(Collected data entries)
=== Section Start ===
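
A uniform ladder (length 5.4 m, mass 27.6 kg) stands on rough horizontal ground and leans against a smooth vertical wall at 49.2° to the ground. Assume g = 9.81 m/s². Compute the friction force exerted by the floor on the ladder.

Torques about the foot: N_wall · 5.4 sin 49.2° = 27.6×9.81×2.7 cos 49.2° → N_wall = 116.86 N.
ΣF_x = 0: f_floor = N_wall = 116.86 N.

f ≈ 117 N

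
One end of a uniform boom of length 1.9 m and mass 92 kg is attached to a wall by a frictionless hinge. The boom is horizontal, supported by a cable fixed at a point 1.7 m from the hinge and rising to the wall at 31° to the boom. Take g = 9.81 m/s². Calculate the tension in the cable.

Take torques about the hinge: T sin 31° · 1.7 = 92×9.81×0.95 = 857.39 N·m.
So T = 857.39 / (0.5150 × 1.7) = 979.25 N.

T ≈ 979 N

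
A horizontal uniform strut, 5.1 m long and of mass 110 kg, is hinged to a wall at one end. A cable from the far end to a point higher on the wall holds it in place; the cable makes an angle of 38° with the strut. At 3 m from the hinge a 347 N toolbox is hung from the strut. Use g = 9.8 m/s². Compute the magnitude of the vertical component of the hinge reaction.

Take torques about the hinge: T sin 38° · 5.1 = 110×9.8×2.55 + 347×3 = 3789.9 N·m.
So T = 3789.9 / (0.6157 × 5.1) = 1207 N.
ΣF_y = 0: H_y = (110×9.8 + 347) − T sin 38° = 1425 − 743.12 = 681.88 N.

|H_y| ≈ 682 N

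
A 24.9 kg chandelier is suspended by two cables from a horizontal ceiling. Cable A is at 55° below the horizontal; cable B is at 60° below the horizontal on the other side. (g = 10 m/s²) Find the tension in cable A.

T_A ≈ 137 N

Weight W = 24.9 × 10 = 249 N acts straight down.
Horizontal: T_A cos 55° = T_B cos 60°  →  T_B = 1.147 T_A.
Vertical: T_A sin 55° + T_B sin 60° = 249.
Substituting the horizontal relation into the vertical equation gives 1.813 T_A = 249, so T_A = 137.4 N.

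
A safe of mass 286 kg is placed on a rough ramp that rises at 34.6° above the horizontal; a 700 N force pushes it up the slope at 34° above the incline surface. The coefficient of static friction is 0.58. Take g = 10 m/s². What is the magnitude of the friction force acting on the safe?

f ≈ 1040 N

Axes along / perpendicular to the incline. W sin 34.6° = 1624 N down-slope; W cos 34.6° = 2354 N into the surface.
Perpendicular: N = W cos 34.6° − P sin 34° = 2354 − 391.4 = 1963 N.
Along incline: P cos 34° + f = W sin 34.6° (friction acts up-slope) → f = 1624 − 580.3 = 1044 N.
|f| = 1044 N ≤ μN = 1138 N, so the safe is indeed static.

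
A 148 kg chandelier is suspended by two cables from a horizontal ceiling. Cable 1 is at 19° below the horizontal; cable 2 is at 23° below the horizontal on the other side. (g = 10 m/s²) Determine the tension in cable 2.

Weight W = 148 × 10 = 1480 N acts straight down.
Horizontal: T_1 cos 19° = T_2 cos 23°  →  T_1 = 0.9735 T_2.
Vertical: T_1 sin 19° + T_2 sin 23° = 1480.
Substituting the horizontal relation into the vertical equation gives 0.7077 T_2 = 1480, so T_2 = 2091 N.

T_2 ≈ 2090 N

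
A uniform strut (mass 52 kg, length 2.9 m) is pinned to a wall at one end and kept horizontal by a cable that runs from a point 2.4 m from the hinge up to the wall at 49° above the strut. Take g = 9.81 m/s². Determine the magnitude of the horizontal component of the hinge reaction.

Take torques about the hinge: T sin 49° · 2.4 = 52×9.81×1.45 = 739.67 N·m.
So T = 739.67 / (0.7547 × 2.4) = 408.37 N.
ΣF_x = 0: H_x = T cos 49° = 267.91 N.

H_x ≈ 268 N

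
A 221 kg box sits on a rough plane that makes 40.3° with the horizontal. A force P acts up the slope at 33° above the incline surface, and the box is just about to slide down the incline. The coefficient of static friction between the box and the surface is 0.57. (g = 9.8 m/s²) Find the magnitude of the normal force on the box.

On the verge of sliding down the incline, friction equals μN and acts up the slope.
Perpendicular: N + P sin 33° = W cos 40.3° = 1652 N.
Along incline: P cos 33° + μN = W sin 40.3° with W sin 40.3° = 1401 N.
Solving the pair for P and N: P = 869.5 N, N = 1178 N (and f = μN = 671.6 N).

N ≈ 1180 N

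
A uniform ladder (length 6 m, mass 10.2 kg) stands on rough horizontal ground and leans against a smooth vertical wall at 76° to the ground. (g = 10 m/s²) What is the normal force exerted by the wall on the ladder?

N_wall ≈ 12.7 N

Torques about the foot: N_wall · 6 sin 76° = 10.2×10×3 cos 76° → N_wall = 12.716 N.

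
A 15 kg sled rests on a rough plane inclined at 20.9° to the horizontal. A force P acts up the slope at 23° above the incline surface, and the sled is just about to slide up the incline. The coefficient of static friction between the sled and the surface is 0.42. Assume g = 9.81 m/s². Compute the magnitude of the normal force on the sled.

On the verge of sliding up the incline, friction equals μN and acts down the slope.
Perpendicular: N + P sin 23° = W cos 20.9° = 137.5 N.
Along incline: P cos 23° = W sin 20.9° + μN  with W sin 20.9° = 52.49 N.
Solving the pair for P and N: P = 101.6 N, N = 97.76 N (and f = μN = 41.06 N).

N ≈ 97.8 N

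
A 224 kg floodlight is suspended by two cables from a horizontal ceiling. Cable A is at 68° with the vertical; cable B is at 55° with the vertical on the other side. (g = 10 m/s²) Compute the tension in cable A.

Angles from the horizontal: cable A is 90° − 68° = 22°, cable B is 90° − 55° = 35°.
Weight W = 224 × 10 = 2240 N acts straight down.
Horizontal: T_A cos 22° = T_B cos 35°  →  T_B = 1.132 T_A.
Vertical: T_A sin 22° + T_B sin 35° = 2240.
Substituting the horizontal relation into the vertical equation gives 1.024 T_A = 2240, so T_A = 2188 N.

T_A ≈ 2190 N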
=== Section End ===
### Brief
Would you please restate all of the entries exactly?

### Reply
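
A uniform ladder (length 5.4 m, mass 27.6 kg) stands on rough horizontal ground and leans against a smooth vertical wall at 49.2° to the ground. Assume g = 9.81 m/s². Compute the friction force exerted by the floor on the ladder.

Torques about the foot: N_wall · 5.4 sin 49.2° = 27.6×9.81×2.7 cos 49.2° → N_wall = 116.86 N.
ΣF_x = 0: f_floor = N_wall = 116.86 N.

f ≈ 117 N

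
One end of a uniform boom of length 1.9 m and mass 92 kg is attached to a wall by a frictionless hinge. The boom is horizontal, supported by a cable fixed at a point 1.7 m from the hinge and rising to the wall at 31° to the boom. Take g = 9.81 m/s². Calculate the tension in the cable.

Take torques about the hinge: T sin 31° · 1.7 = 92×9.81×0.95 = 857.39 N·m.
So T = 857.39 / (0.5150 × 1.7) = 979.25 N.

T ≈ 979 N

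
A horizontal uniform strut, 5.1 m long and of mass 110 kg, is hinged to a wall at one end. A cable from the far end to a point higher on the wall holds it in place; the cable makes an angle of 38° with the strut. At 3 m from the hinge a 347 N toolbox is hung from the strut. Use g = 9.8 m/s². Compute the magnitude of the vertical component of the hinge reaction.

Take torques about the hinge: T sin 38° · 5.1 = 110×9.8×2.55 + 347×3 = 3789.9 N·m.
So T = 3789.9 / (0.6157 × 5.1) = 1207 N.
ΣF_y = 0: H_y = (110×9.8 + 347) − T sin 38° = 1425 − 743.12 = 681.88 N.

|H_y| ≈ 682 N

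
A 24.9 kg chandelier is suspended by two cables from a horizontal ceiling. Cable A is at 55° below the horizontal; cable B is at 60° below the horizontal on the other side. (g = 10 m/s²) Find the tension in cable A.

T_A ≈ 137 N

Weight W = 24.9 × 10 = 249 N acts straight down.
Horizontal: T_A cos 55° = T_B cos 60°  →  T_B = 1.147 T_A.
Vertical: T_A sin 55° + T_B sin 60° = 249.
Substituting the horizontal relation into the vertical equation gives 1.813 T_A = 249, so T_A = 137.4 N.

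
A safe of mass 286 kg is placed on a rough ramp that rises at 34.6° above the horizontal; a 700 N force pushes it up the slope at 34° above the incline surface. The coefficient of static friction is 0.58. Take g = 10 m/s². What is the magnitude of the friction force acting on the safe?

f ≈ 1040 N

Axes along / perpendicular to the incline. W sin 34.6° = 1624 N down-slope; W cos 34.6° = 2354 N into the surface.
Perpendicular: N = W cos 34.6° − P sin 34° = 2354 − 391.4 = 1963 N.
Along incline: P cos 34° + f = W sin 34.6° (friction acts up-slope) → f = 1624 − 580.3 = 1044 N.
|f| = 1044 N ≤ μN = 1138 N, so the safe is indeed static.

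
A 148 kg chandelier is suspended by two cables from a horizontal ceiling. Cable 1 is at 19° below the horizontal; cable 2 is at 23° below the horizontal on the other side. (g = 10 m/s²) Determine the tension in cable 2.

Weight W = 148 × 10 = 1480 N acts straight down.
Horizontal: T_1 cos 19° = T_2 cos 23°  →  T_1 = 0.9735 T_2.
Vertical: T_1 sin 19° + T_2 sin 23° = 1480.
Substituting the horizontal relation into the vertical equation gives 0.7077 T_2 = 1480, so T_2 = 2091 N.

T_2 ≈ 2090 N

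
A uniform strut (mass 52 kg, length 2.9 m) is pinned to a wall at one end and kept horizontal by a cable that runs from a point 2.4 m from the hinge up to the wall at 49° above the strut. Take g = 9.81 m/s². Determine the magnitude of the horizontal component of the hinge reaction.

Take torques about the hinge: T sin 49° · 2.4 = 52×9.81×1.45 = 739.67 N·m.
So T = 739.67 / (0.7547 × 2.4) = 408.37 N.
ΣF_x = 0: H_x = T cos 49° = 267.91 N.

H_x ≈ 268 N

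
A 221 kg box sits on a rough plane that makes 40.3° with the horizontal. A force P acts up the slope at 33° above the incline surface, and the box is just about to slide down the incline. The coefficient of static friction between the box and the surface is 0.57. (g = 9.8 m/s²) Find the magnitude of the normal force on the box.

On the verge of sliding down the incline, friction equals μN and acts up the slope.
Perpendicular: N + P sin 33° = W cos 40.3° = 1652 N.
Along incline: P cos 33° + μN = W sin 40.3° with W sin 40.3° = 1401 N.
Solving the pair for P and N: P = 869.5 N, N = 1178 N (and f = μN = 671.6 N).

N ≈ 1180 N

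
A uniform ladder (length 6 m, mass 10.2 kg) stands on rough horizontal ground and leans against a smooth vertical wall at 76° to the ground. (g = 10 m/s²) What is the normal force exerted by the wall on the ladder?

N_wall ≈ 12.7 N

Torques about the foot: N_wall · 6 sin 76° = 10.2×10×3 cos 76° → N_wall = 12.716 N.

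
A 15 kg sled rests on a rough plane inclined at 20.9° to the horizontal. A force P acts up the slope at 23° above the incline surface, and the sled is just about to slide up the incline. The coefficient of static friction between the sled and the surface is 0.42. Assume g = 9.81 m/s². Compute the magnitude of the normal force on the sled.

On the verge of sliding up the incline, friction equals μN and acts down the slope.
Perpendicular: N + P sin 23° = W cos 20.9° = 137.5 N.
Along incline: P cos 23° = W sin 20.9° + μN  with W sin 20.9° = 52.49 N.
Solving the pair for P and N: P = 101.6 N, N = 97.76 N (and f = μN = 41.06 N).

N ≈ 97.8 N

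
A 224 kg floodlight is suspended by two cables from a horizontal ceiling. Cable A is at 68° with the vertical; cable B is at 55° with the vertical on the other side. (g = 10 m/s²) Compute the tension in cable A.

Angles from the horizontal: cable A is 90° − 68° = 22°, cable B is 90° − 55° = 35°.
Weight W = 224 × 10 = 2240 N acts straight down.
Horizontal: T_A cos 22° = T_B cos 35°  →  T_B = 1.132 T_A.
Vertical: T_A sin 22° + T_B sin 35° = 2240.
Substituting the horizontal relation into the vertical equation gives 1.024 T_A = 2240, so T_A = 2188 N.

T_A ≈ 2190 N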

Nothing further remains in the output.